- _RECORDS SHOWN_
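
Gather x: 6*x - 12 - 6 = 6*x - 18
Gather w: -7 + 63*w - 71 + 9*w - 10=72*w - 88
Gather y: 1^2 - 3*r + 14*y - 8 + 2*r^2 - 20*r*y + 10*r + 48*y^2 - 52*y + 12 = 2*r^2 + 7*r + 48*y^2 + y*(-20*r - 38) + 5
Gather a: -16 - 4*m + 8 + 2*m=-2*m - 8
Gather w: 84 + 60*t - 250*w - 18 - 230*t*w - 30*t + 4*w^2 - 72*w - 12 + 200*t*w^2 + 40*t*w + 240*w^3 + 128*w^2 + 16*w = 30*t + 240*w^3 + w^2*(200*t + 132) + w*(-190*t - 306) + 54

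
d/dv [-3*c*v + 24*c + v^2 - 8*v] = -3*c + 2*v - 8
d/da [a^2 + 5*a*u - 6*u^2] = 2*a + 5*u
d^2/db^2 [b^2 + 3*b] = 2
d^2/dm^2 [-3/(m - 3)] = -6/(m - 3)^3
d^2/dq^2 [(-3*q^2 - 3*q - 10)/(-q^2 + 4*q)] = 10*(3*q^3 + 6*q^2 - 24*q + 32)/(q^3*(q^3 - 12*q^2 + 48*q - 64))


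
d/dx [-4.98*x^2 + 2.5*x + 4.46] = 2.5 - 9.96*x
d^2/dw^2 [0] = 0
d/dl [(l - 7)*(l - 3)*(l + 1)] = 3*l^2 - 18*l + 11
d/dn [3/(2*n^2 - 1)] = -12*n/(2*n^2 - 1)^2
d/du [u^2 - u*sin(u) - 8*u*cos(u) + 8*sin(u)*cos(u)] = 8*u*sin(u) - u*cos(u) + 2*u - sin(u) - 8*cos(u) + 8*cos(2*u)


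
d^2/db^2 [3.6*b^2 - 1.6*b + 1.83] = 7.20000000000000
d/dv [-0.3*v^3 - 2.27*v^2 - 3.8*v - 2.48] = -0.9*v^2 - 4.54*v - 3.8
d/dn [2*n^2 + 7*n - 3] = 4*n + 7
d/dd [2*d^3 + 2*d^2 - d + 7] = 6*d^2 + 4*d - 1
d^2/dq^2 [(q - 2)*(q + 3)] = 2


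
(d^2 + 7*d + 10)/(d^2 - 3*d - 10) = (d + 5)/(d - 5)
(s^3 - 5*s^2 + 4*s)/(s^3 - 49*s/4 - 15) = 4*s*(s - 1)/(4*s^2 + 16*s + 15)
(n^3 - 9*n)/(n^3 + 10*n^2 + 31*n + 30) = n*(n - 3)/(n^2 + 7*n + 10)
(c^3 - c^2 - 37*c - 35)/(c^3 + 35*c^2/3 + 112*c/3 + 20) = 3*(c^2 - 6*c - 7)/(3*c^2 + 20*c + 12)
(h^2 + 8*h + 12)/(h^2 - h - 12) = (h^2 + 8*h + 12)/(h^2 - h - 12)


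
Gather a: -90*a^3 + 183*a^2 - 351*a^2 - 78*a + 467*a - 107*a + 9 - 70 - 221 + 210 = -90*a^3 - 168*a^2 + 282*a - 72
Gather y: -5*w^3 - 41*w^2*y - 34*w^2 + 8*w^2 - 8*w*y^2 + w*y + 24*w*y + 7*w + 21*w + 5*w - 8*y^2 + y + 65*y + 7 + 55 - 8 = -5*w^3 - 26*w^2 + 33*w + y^2*(-8*w - 8) + y*(-41*w^2 + 25*w + 66) + 54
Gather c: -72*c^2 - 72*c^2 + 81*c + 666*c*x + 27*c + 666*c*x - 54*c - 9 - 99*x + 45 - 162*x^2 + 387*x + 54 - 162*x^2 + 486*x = -144*c^2 + c*(1332*x + 54) - 324*x^2 + 774*x + 90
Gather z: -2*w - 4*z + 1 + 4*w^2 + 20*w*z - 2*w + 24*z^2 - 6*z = 4*w^2 - 4*w + 24*z^2 + z*(20*w - 10) + 1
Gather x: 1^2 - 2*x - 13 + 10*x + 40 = 8*x + 28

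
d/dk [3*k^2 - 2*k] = 6*k - 2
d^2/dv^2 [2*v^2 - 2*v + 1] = 4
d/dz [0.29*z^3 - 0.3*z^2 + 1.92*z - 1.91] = 0.87*z^2 - 0.6*z + 1.92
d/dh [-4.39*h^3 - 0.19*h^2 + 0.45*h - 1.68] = -13.17*h^2 - 0.38*h + 0.45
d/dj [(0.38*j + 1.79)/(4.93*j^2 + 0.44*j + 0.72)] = (1.8734*j^2 + 0.1672*j - (0.38*j + 1.79)*(9.86*j + 0.44) + 0.2736)/(4.93*j^2 + 0.44*j + 0.72)^2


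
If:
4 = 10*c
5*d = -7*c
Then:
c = 2/5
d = -14/25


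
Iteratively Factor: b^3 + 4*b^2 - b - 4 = (b + 4)*(b^2 - 1) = (b + 1)*(b + 4)*(b - 1)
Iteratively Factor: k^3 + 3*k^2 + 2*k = (k + 1)*(k^2 + 2*k) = (k + 1)*(k + 2)*(k)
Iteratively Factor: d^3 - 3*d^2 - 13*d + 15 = (d - 5)*(d^2 + 2*d - 3) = (d - 5)*(d - 1)*(d + 3)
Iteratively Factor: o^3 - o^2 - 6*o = (o - 3)*(o^2 + 2*o) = (o - 3)*(o + 2)*(o)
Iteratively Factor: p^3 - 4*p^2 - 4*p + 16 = (p + 2)*(p^2 - 6*p + 8) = (p - 4)*(p + 2)*(p - 2)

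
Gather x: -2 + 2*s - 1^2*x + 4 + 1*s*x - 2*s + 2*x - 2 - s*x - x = 0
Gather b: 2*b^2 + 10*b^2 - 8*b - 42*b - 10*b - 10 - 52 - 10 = 12*b^2 - 60*b - 72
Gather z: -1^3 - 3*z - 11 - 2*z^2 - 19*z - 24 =-2*z^2 - 22*z - 36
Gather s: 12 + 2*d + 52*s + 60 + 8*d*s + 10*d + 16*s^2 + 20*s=12*d + 16*s^2 + s*(8*d + 72) + 72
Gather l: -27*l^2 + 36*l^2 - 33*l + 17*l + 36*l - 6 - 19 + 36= 9*l^2 + 20*l + 11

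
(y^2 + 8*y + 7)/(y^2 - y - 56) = (y + 1)/(y - 8)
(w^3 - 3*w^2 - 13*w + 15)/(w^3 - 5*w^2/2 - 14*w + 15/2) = 2*(w - 1)/(2*w - 1)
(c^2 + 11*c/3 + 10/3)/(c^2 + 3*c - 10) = (3*c^2 + 11*c + 10)/(3*(c^2 + 3*c - 10))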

- _PROBLEM TO SOLVE_
Repeat the material above exactly, including every line.

- _ANSWER TO THE EXERCISE_
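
Gather x: 6*x - 12 - 6 = 6*x - 18
Gather w: -7 + 63*w - 71 + 9*w - 10=72*w - 88
Gather y: 1^2 - 3*r + 14*y - 8 + 2*r^2 - 20*r*y + 10*r + 48*y^2 - 52*y + 12 = 2*r^2 + 7*r + 48*y^2 + y*(-20*r - 38) + 5
Gather a: -16 - 4*m + 8 + 2*m=-2*m - 8
Gather w: 84 + 60*t - 250*w - 18 - 230*t*w - 30*t + 4*w^2 - 72*w - 12 + 200*t*w^2 + 40*t*w + 240*w^3 + 128*w^2 + 16*w = 30*t + 240*w^3 + w^2*(200*t + 132) + w*(-190*t - 306) + 54

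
d/dv [-3*c*v + 24*c + v^2 - 8*v] = -3*c + 2*v - 8
d/da [a^2 + 5*a*u - 6*u^2] = 2*a + 5*u
d^2/db^2 [b^2 + 3*b] = 2
d^2/dm^2 [-3/(m - 3)] = -6/(m - 3)^3
d^2/dq^2 [(-3*q^2 - 3*q - 10)/(-q^2 + 4*q)] = 10*(3*q^3 + 6*q^2 - 24*q + 32)/(q^3*(q^3 - 12*q^2 + 48*q - 64))


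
d/dx [-4.98*x^2 + 2.5*x + 4.46] = 2.5 - 9.96*x
d^2/dw^2 [0] = 0
d/dl [(l - 7)*(l - 3)*(l + 1)] = 3*l^2 - 18*l + 11
d/dn [3/(2*n^2 - 1)] = -12*n/(2*n^2 - 1)^2
d/du [u^2 - u*sin(u) - 8*u*cos(u) + 8*sin(u)*cos(u)] = 8*u*sin(u) - u*cos(u) + 2*u - sin(u) - 8*cos(u) + 8*cos(2*u)


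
d^2/db^2 [3.6*b^2 - 1.6*b + 1.83] = 7.20000000000000
d/dv [-0.3*v^3 - 2.27*v^2 - 3.8*v - 2.48] = -0.9*v^2 - 4.54*v - 3.8
d/dn [2*n^2 + 7*n - 3] = 4*n + 7
d/dd [2*d^3 + 2*d^2 - d + 7] = 6*d^2 + 4*d - 1
d^2/dq^2 [(q - 2)*(q + 3)] = 2


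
(d^2 + 7*d + 10)/(d^2 - 3*d - 10) = (d + 5)/(d - 5)
(s^3 - 5*s^2 + 4*s)/(s^3 - 49*s/4 - 15) = 4*s*(s - 1)/(4*s^2 + 16*s + 15)
(n^3 - 9*n)/(n^3 + 10*n^2 + 31*n + 30) = n*(n - 3)/(n^2 + 7*n + 10)
(c^3 - c^2 - 37*c - 35)/(c^3 + 35*c^2/3 + 112*c/3 + 20) = 3*(c^2 - 6*c - 7)/(3*c^2 + 20*c + 12)
(h^2 + 8*h + 12)/(h^2 - h - 12) = (h^2 + 8*h + 12)/(h^2 - h - 12)


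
Gather a: -90*a^3 + 183*a^2 - 351*a^2 - 78*a + 467*a - 107*a + 9 - 70 - 221 + 210 = -90*a^3 - 168*a^2 + 282*a - 72
Gather y: -5*w^3 - 41*w^2*y - 34*w^2 + 8*w^2 - 8*w*y^2 + w*y + 24*w*y + 7*w + 21*w + 5*w - 8*y^2 + y + 65*y + 7 + 55 - 8 = -5*w^3 - 26*w^2 + 33*w + y^2*(-8*w - 8) + y*(-41*w^2 + 25*w + 66) + 54
Gather c: -72*c^2 - 72*c^2 + 81*c + 666*c*x + 27*c + 666*c*x - 54*c - 9 - 99*x + 45 - 162*x^2 + 387*x + 54 - 162*x^2 + 486*x = -144*c^2 + c*(1332*x + 54) - 324*x^2 + 774*x + 90
Gather z: -2*w - 4*z + 1 + 4*w^2 + 20*w*z - 2*w + 24*z^2 - 6*z = 4*w^2 - 4*w + 24*z^2 + z*(20*w - 10) + 1
Gather x: 1^2 - 2*x - 13 + 10*x + 40 = 8*x + 28

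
d/dk [3*k^2 - 2*k] = 6*k - 2
d^2/dv^2 [2*v^2 - 2*v + 1] = 4
d/dz [0.29*z^3 - 0.3*z^2 + 1.92*z - 1.91] = 0.87*z^2 - 0.6*z + 1.92
d/dh [-4.39*h^3 - 0.19*h^2 + 0.45*h - 1.68] = -13.17*h^2 - 0.38*h + 0.45
d/dj [(0.38*j + 1.79)/(4.93*j^2 + 0.44*j + 0.72)] = (1.8734*j^2 + 0.1672*j - (0.38*j + 1.79)*(9.86*j + 0.44) + 0.2736)/(4.93*j^2 + 0.44*j + 0.72)^2


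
If:
4 = 10*c
5*d = -7*c
Then:
c = 2/5
d = -14/25


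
Iteratively Factor: b^3 + 4*b^2 - b - 4 = (b + 4)*(b^2 - 1) = (b + 1)*(b + 4)*(b - 1)
Iteratively Factor: k^3 + 3*k^2 + 2*k = (k + 1)*(k^2 + 2*k) = (k + 1)*(k + 2)*(k)
Iteratively Factor: d^3 - 3*d^2 - 13*d + 15 = (d - 5)*(d^2 + 2*d - 3) = (d - 5)*(d - 1)*(d + 3)
Iteratively Factor: o^3 - o^2 - 6*o = (o - 3)*(o^2 + 2*o) = (o - 3)*(o + 2)*(o)
Iteratively Factor: p^3 - 4*p^2 - 4*p + 16 = (p + 2)*(p^2 - 6*p + 8) = (p - 4)*(p + 2)*(p - 2)

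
Gather x: -2 + 2*s - 1^2*x + 4 + 1*s*x - 2*s + 2*x - 2 - s*x - x = 0
Gather b: 2*b^2 + 10*b^2 - 8*b - 42*b - 10*b - 10 - 52 - 10 = 12*b^2 - 60*b - 72
Gather z: -1^3 - 3*z - 11 - 2*z^2 - 19*z - 24 =-2*z^2 - 22*z - 36
Gather s: 12 + 2*d + 52*s + 60 + 8*d*s + 10*d + 16*s^2 + 20*s=12*d + 16*s^2 + s*(8*d + 72) + 72
Gather l: -27*l^2 + 36*l^2 - 33*l + 17*l + 36*l - 6 - 19 + 36= 9*l^2 + 20*l + 11

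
(y^2 + 8*y + 7)/(y^2 - y - 56) = (y + 1)/(y - 8)
(w^3 - 3*w^2 - 13*w + 15)/(w^3 - 5*w^2/2 - 14*w + 15/2) = 2*(w - 1)/(2*w - 1)
(c^2 + 11*c/3 + 10/3)/(c^2 + 3*c - 10) = (3*c^2 + 11*c + 10)/(3*(c^2 + 3*c - 10))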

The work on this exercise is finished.